Exercise directions: The answer must consist solely of the line containing "In triangle ZXY, |XY|" and every line after it in the records below, through the last, each reproduced exactly.
(Material provided begins)
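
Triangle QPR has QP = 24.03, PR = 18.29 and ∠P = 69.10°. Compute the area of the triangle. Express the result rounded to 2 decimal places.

Area = ½·QP·PR·sin P ≈ 205.3.

205.30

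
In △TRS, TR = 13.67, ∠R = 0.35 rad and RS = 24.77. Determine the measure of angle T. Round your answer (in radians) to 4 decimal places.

By the law of cosines, ST² = TR² + RS² − 2·TR·RS·cos R = 164.27, so ST ≈ 12.817.
Law of cosines again: cos T = (ST² + TR² − RS²)/(2·ST·TR) ≈ -0.74889, so ∠T ≈ 2.417 rad.

∠T ≈ 2.4172 rad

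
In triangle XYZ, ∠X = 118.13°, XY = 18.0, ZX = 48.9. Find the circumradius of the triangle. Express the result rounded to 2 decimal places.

By the law of cosines, YZ² = ZX² + XY² − 2·ZX·XY·cos X = 3545.2, so YZ ≈ 59.542.
Area = ½·ZX·XY·sin X ≈ 388.12.
Circumradius = YZ/(2 sin X) ≈ 33.758.

R ≈ 33.76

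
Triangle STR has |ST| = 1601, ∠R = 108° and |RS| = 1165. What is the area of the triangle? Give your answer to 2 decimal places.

440792.41

Law of sines: sin T = |RS|·sin R/|ST| ≈ 0.69206.
Since |ST| ≥ |RS|, only the acute value applies: ∠T ≈ 43.79°.
Then ∠S = 180° − ∠R − ∠T ≈ 28.21°.
Law of sines gives |TR| = |ST|·sin S/sin R ≈ 795.67.
Area = ½·|ST|·|RS|·sin S ≈ 4.4079e+05.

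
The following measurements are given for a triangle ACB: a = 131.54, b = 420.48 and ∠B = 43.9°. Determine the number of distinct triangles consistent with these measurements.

1

a·sin B = 131.54·sin(43.9°) ≈ 91.21.
Since b ≥ a, exactly one triangle exists.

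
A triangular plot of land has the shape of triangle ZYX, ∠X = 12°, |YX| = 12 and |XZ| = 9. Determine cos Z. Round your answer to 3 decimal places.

cos Z ≈ -0.739

By the law of cosines, |ZY|² = |YX|² + |XZ|² − 2·|YX|·|XZ|·cos X = 13.72, so |ZY| ≈ 3.7041.
Law of cosines again: cos Z = (|XZ|² + |ZY|² − |YX|²)/(2·|XZ|·|ZY|) ≈ -0.73913, so ∠Z ≈ 137.66°.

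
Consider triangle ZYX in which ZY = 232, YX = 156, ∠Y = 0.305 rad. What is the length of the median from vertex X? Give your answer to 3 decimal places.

m_X ≈ 57.187

By the law of cosines, XZ² = ZY² + YX² − 2·ZY·YX·cos Y = 9116.7, so XZ ≈ 95.482.
Median from X: ½√(2·YX² + 2·XZ² − ZY²) ≈ 57.187.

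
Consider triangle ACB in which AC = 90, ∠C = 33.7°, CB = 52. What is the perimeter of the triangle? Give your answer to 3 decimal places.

By the law of cosines, BA² = AC² + CB² − 2·AC·CB·cos C = 3016.9, so BA ≈ 54.926.
Semiperimeter s = (52+54.926+90)/2 = 98.463.
Perimeter = 52 + 54.926 + 90 = 196.93.

perimeter ≈ 196.926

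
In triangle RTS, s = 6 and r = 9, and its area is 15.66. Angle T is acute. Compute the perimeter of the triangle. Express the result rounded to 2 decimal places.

20.39

From area = ½·s·r·sin T, we get sin T = 2·area/(s·r) ≈ 0.58000.
Taking the acute solution, ∠T ≈ 35.45°.
Law of cosines then gives t ≈ 5.3872.
Perimeter = 9 + 5.3872 + 6 = 20.387.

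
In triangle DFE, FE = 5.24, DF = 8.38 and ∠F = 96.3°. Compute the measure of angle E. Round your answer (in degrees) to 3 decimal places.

∠E ≈ 53.517°

By the law of cosines, ED² = DF² + FE² − 2·DF·FE·cos F = 107.32, so ED ≈ 10.359.
Law of cosines again: cos E = (FE² + ED² − DF²)/(2·FE·ED) ≈ 0.59458, so ∠E ≈ 53.52°.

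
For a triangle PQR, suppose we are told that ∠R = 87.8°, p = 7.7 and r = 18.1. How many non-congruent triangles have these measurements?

p·sin R = 7.7·sin(87.8°) ≈ 7.694.
Since r ≥ p, exactly one triangle exists.

1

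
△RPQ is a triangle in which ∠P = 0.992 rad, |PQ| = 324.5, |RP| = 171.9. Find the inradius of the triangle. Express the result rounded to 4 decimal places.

By the law of cosines, |QR|² = |RP|² + |PQ|² − 2·|RP|·|PQ|·cos P = 73823, so |QR| ≈ 271.7.
Area = ½·|RP|·|PQ|·sin P ≈ 23348.
Semiperimeter s = (324.5+271.7+171.9)/2 = 384.05.
Inradius = area/s = 23348/384.05 ≈ 60.794.

r ≈ 60.7938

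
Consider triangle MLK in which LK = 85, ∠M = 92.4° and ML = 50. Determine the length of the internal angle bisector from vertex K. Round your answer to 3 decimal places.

t_K ≈ 71.075

Law of sines: sin K = ML·sin M/LK ≈ 0.58772.
Since LK ≥ ML, only the acute value applies: ∠K ≈ 36.00°.
Then ∠L = 180° − ∠M − ∠K ≈ 51.60°.
Law of sines gives KM = LK·sin L/sin M ≈ 66.677.
The bisector from K has length 2·LK·KM·cos(∠K/2)/(LK+KM) ≈ 71.075.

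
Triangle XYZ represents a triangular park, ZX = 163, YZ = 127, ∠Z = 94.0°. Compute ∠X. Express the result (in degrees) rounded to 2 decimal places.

36.40

By the law of cosines, XY² = YZ² + ZX² − 2·YZ·ZX·cos Z = 45586, so XY ≈ 213.51.
Law of cosines again: cos X = (ZX² + XY² − YZ²)/(2·ZX·XY) ≈ 0.80493, so ∠X ≈ 36.40°.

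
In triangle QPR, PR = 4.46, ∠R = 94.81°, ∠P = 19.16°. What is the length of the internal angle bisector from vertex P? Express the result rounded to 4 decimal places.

t_P ≈ 4.5882

The third angle is ∠Q = 180° − ∠P − ∠R = 66.03°.
Law of sines: RQ = PR·sin P/sin Q ≈ 1.602.
Law of sines: QP = PR·sin R/sin Q ≈ 4.8638.
The bisector from P has length 2·QP·PR·cos(∠P/2)/(QP+PR) ≈ 4.5882.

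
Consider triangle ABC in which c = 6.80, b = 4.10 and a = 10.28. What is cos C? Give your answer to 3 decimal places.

0.905

By the law of cosines, cos C = (a² + b² − c²) / (2·a·b) ≈ 0.90453, so ∠C ≈ 25.24°.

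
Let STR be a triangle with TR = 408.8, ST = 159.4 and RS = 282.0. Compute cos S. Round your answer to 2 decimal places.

By the law of cosines, cos S = (RS² + ST² − TR²) / (2·RS·ST) ≈ -0.69170, so ∠S ≈ 133.76°.

cos S ≈ -0.69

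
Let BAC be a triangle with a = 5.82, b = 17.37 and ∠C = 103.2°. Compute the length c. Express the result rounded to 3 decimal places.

By the law of cosines, c² = b² + a² − 2·b·a·cos C = 381.76, so c ≈ 19.539.

19.539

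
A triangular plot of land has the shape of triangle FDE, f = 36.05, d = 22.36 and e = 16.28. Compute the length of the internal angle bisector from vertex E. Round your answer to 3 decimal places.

By the law of cosines, cos E = (f² + d² − e²) / (2·f·d) ≈ 0.95185, so ∠E ≈ 17.85°.
The bisector from E has length 2·f·d·cos(∠E/2)/(f+d) ≈ 27.266.

t_E ≈ 27.266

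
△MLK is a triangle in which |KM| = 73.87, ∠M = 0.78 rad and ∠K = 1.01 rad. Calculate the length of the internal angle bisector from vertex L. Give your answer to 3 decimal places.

t_L ≈ 45.372

The third angle is ∠L = π − ∠K − ∠M = 1.352 rad.
Law of sines: |LK| = |KM|·sin M/sin L ≈ 53.225.
Law of sines: |ML| = |KM|·sin K/sin L ≈ 64.089.
The bisector from L has length 2·|ML|·|LK|·cos(∠L/2)/(|ML|+|LK|) ≈ 45.372.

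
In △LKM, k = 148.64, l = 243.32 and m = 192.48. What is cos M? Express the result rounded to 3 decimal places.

By the law of cosines, cos M = (l² + k² − m²) / (2·l·k) ≈ 0.61174, so ∠M ≈ 52.28°.

cos M ≈ 0.612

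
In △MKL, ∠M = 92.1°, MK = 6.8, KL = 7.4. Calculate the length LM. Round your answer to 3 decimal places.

2.680

Law of sines: sin L = MK·sin M/KL ≈ 0.91830.
Since KL ≥ MK, only the acute value applies: ∠L ≈ 66.68°.
Then ∠K = 180° − ∠M − ∠L ≈ 21.22°.
Law of sines gives LM = KL·sin K/sin M ≈ 2.6803.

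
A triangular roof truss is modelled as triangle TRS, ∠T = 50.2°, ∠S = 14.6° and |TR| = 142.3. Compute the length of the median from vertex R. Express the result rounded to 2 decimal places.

The third angle is ∠R = 180° − ∠S − ∠T = 115.20°.
Law of sines: |RS| = |TR|·sin T/sin S ≈ 433.72.
Law of sines: |ST| = |TR|·sin R/sin S ≈ 510.8.
Median from R: ½√(2·|TR|² + 2·|RS|² − |ST|²) ≈ 197.36.

m_R ≈ 197.36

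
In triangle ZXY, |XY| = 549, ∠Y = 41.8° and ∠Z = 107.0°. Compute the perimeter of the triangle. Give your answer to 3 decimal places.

The third angle is ∠X = 180° − ∠Y − ∠Z = 31.20°.
Law of sines: |YZ| = |XY|·sin X/sin Z ≈ 297.39.
Law of sines: |ZX| = |XY|·sin Y/sin Z ≈ 382.65.
Semiperimeter s = (549+297.39+382.65)/2 = 614.52.
Perimeter = 549 + 297.39 + 382.65 = 1229.

1229.038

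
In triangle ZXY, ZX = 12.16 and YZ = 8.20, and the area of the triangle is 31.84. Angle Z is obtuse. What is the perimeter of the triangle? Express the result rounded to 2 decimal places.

From area = ½·YZ·ZX·sin Z, we get sin Z = 2·area/(YZ·ZX) ≈ 0.63864.
Taking the obtuse solution, ∠Z ≈ 140.31°.
Law of cosines then gives XY ≈ 19.198.
Perimeter = 19.198 + 8.2 + 12.16 = 39.558.

perimeter ≈ 39.56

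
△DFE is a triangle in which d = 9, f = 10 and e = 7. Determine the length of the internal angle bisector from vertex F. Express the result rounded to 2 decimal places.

t_F ≈ 6.20

By the law of cosines, cos F = (e² + d² − f²) / (2·e·d) ≈ 0.23810, so ∠F ≈ 76.23°.
The bisector from F has length 2·e·d·cos(∠F/2)/(e+d) ≈ 6.196.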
(Material provided ends)
Solution for this problem:
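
In triangle ZXY, |XY| = 549, ∠Y = 41.8° and ∠Z = 107.0°. Compute the perimeter of the triangle. Give your answer to 3 decimal places.

The third angle is ∠X = 180° − ∠Y − ∠Z = 31.20°.
Law of sines: |YZ| = |XY|·sin X/sin Z ≈ 297.39.
Law of sines: |ZX| = |XY|·sin Y/sin Z ≈ 382.65.
Semiperimeter s = (549+297.39+382.65)/2 = 614.52.
Perimeter = 549 + 297.39 + 382.65 = 1229.

1229.038

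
In triangle ZXY, ZX = 12.16 and YZ = 8.20, and the area of the triangle is 31.84. Angle Z is obtuse. What is the perimeter of the triangle? Express the result rounded to 2 decimal places.

From area = ½·YZ·ZX·sin Z, we get sin Z = 2·area/(YZ·ZX) ≈ 0.63864.
Taking the obtuse solution, ∠Z ≈ 140.31°.
Law of cosines then gives XY ≈ 19.198.
Perimeter = 19.198 + 8.2 + 12.16 = 39.558.

perimeter ≈ 39.56

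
△DFE is a triangle in which d = 9, f = 10 and e = 7. Determine the length of the internal angle bisector from vertex F. Express the result rounded to 2 decimal places.

t_F ≈ 6.20

By the law of cosines, cos F = (e² + d² − f²) / (2·e·d) ≈ 0.23810, so ∠F ≈ 76.23°.
The bisector from F has length 2·e·d·cos(∠F/2)/(e+d) ≈ 6.196.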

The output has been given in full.